_About this task_.
Exactly reproduce the data from its first line through the line with "Starting position: (row=2, col=6).", leaving out every line after it.

++++ Entries provided

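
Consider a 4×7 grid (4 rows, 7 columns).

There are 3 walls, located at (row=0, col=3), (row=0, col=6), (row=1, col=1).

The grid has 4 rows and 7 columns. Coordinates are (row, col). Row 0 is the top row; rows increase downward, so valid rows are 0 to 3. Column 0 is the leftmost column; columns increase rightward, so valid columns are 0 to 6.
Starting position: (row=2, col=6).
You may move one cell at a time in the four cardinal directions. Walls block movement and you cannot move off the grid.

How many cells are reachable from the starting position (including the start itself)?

BFS flood-fill from (row=2, col=6):
  Distance 0: (row=2, col=6)
  Distance 1: (row=1, col=6), (row=2, col=5), (row=3, col=6)
  Distance 2: (row=1, col=5), (row=2, col=4), (row=3, col=5)
  Distance 3: (row=0, col=5), (row=1, col=4), (row=2, col=3), (row=3, col=4)
  Distance 4: (row=0, col=4), (row=1, col=3), (row=2, col=2), (row=3, col=3)
  Distance 5: (row=1, col=2), (row=2, col=1), (row=3, col=2)
  Distance 6: (row=0, col=2), (row=2, col=0), (row=3, col=1)
  Distance 7: (row=0, col=1), (row=1, col=0), (row=3, col=0)
  Distance 8: (row=0, col=0)
Total reachable: 25 (grid has 25 open cells total)

Answer: Reachable cells: 25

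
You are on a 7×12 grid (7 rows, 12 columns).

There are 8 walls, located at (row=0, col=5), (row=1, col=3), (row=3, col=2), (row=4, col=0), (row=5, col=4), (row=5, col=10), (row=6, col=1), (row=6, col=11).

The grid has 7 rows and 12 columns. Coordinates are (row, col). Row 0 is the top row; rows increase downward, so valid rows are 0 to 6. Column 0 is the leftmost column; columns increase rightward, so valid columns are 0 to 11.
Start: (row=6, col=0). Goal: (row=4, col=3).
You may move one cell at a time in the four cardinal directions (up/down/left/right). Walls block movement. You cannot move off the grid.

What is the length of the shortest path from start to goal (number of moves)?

Answer: Shortest path length: 5

Derivation:
BFS from (row=6, col=0) until reaching (row=4, col=3):
  Distance 0: (row=6, col=0)
  Distance 1: (row=5, col=0)
  Distance 2: (row=5, col=1)
  Distance 3: (row=4, col=1), (row=5, col=2)
  Distance 4: (row=3, col=1), (row=4, col=2), (row=5, col=3), (row=6, col=2)
  Distance 5: (row=2, col=1), (row=3, col=0), (row=4, col=3), (row=6, col=3)  <- goal reached here
One shortest path (5 moves): (row=6, col=0) -> (row=5, col=0) -> (row=5, col=1) -> (row=5, col=2) -> (row=5, col=3) -> (row=4, col=3)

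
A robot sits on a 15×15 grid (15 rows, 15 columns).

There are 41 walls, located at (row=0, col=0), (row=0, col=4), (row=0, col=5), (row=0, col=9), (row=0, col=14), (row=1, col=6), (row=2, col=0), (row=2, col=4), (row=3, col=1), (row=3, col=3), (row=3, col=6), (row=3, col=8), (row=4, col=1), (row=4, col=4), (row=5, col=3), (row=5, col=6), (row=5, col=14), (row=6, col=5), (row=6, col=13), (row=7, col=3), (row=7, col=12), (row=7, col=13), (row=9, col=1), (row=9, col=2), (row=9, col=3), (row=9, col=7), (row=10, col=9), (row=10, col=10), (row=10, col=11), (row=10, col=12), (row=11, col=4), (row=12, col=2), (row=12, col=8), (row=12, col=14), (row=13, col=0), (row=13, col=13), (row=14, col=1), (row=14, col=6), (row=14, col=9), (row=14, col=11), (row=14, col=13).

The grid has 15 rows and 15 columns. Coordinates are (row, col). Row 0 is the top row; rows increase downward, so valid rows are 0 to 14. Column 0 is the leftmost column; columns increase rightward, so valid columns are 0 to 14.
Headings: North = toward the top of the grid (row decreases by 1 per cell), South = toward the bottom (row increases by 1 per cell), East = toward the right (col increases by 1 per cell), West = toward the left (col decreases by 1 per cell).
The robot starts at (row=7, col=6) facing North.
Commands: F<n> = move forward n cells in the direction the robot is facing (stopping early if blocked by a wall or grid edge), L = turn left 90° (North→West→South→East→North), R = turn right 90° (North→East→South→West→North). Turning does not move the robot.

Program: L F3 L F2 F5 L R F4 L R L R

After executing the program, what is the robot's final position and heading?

Answer: Final position: (row=10, col=4), facing South

Derivation:
Start: (row=7, col=6), facing North
  L: turn left, now facing West
  F3: move forward 2/3 (blocked), now at (row=7, col=4)
  L: turn left, now facing South
  F2: move forward 2, now at (row=9, col=4)
  F5: move forward 1/5 (blocked), now at (row=10, col=4)
  L: turn left, now facing East
  R: turn right, now facing South
  F4: move forward 0/4 (blocked), now at (row=10, col=4)
  L: turn left, now facing East
  R: turn right, now facing South
  L: turn left, now facing East
  R: turn right, now facing South
Final: (row=10, col=4), facing South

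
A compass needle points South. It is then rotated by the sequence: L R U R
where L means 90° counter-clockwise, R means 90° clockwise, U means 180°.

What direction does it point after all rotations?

Start: South
  L (left (90° counter-clockwise)) -> East
  R (right (90° clockwise)) -> South
  U (U-turn (180°)) -> North
  R (right (90° clockwise)) -> East
Final: East

Answer: Final heading: East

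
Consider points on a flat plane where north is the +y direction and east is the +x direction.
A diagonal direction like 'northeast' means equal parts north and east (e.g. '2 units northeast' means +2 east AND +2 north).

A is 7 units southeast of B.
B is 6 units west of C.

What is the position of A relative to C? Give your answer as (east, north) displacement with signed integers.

Answer: A is at (east=1, north=-7) relative to C.

Derivation:
Place C at the origin (east=0, north=0).
  B is 6 units west of C: delta (east=-6, north=+0); B at (east=-6, north=0).
  A is 7 units southeast of B: delta (east=+7, north=-7); A at (east=1, north=-7).
Therefore A relative to C: (east=1, north=-7).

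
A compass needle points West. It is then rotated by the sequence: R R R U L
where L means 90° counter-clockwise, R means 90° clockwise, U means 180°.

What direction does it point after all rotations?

Start: West
  R (right (90° clockwise)) -> North
  R (right (90° clockwise)) -> East
  R (right (90° clockwise)) -> South
  U (U-turn (180°)) -> North
  L (left (90° counter-clockwise)) -> West
Final: West

Answer: Final heading: West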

++++++++

_Solution below_.
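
Consider a 4×7 grid (4 rows, 7 columns).

There are 3 walls, located at (row=0, col=3), (row=0, col=6), (row=1, col=1).

The grid has 4 rows and 7 columns. Coordinates are (row, col). Row 0 is the top row; rows increase downward, so valid rows are 0 to 3. Column 0 is the leftmost column; columns increase rightward, so valid columns are 0 to 6.
Starting position: (row=2, col=6).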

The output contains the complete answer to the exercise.